Saved data entries:
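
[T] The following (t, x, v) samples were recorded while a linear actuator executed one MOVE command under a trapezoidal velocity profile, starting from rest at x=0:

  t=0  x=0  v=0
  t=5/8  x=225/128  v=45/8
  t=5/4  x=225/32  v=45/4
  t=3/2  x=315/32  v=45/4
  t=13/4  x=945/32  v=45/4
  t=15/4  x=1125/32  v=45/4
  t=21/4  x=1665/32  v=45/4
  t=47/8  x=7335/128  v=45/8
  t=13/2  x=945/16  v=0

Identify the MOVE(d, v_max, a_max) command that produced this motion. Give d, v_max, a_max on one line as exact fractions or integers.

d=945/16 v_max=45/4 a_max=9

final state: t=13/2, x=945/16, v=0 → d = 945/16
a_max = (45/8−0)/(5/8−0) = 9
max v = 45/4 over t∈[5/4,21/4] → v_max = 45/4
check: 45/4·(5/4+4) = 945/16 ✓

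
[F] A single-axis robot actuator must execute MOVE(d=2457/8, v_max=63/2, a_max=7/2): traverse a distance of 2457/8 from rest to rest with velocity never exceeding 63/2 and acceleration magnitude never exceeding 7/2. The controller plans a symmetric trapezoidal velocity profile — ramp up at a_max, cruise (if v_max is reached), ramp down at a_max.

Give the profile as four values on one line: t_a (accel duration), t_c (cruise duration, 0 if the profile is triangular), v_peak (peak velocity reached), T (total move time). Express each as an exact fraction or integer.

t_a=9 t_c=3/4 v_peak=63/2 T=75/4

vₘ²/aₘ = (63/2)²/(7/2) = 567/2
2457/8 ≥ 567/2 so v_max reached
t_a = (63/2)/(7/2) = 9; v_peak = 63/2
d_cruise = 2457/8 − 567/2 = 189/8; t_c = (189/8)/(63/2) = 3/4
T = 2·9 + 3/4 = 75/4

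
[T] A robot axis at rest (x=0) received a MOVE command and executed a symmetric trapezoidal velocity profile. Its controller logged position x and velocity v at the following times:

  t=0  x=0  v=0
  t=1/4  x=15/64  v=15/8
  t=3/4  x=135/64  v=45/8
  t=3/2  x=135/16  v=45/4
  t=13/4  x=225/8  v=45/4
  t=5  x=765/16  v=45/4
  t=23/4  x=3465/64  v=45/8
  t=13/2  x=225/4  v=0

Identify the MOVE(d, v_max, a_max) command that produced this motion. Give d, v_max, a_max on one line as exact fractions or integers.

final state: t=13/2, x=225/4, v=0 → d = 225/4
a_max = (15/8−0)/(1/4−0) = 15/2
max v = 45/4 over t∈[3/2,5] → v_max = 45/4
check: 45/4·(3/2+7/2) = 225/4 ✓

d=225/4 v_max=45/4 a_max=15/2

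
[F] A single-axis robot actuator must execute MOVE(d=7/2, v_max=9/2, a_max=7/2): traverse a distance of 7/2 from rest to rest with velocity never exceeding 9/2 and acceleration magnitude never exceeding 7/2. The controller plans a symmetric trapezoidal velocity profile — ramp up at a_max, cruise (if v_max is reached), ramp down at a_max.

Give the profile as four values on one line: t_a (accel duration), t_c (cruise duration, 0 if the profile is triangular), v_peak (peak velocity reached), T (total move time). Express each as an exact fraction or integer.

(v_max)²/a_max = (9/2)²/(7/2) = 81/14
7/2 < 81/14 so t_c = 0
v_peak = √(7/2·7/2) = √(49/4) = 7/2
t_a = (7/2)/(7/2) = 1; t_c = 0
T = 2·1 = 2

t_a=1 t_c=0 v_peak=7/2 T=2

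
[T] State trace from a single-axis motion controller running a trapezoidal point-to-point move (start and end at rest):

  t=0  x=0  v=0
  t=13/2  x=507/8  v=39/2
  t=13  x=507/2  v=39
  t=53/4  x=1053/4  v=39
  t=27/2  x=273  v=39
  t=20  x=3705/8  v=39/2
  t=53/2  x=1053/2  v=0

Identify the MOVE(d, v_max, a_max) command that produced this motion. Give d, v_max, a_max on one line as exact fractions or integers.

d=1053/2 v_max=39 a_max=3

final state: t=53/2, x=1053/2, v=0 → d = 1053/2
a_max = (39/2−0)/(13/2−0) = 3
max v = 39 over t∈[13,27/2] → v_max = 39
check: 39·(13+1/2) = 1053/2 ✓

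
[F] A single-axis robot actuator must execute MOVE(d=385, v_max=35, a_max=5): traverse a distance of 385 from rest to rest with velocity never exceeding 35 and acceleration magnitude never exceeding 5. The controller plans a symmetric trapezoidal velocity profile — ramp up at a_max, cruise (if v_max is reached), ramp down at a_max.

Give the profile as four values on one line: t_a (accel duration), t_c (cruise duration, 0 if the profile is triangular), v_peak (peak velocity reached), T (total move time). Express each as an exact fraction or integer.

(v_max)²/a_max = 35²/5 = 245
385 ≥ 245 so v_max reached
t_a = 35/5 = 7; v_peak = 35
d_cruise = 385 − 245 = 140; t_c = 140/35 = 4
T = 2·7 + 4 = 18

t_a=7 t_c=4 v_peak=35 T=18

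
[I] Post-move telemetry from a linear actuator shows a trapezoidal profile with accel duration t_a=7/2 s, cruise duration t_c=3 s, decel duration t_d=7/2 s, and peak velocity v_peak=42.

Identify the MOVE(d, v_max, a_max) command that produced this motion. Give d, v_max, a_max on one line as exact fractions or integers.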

Problem details: Please report every line in the entries above that holds the string "following".

Exercise response:
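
[T] The following (t, x, v) samples were recorded while a linear actuator executed one MOVE command under a trapezoidal velocity profile, starting from rest at x=0:
[T] A robot axis at rest (x=0) received a MOVE command and executed a symmetric trapezoidal velocity profile. Its controller logged position x and velocity v at the following times: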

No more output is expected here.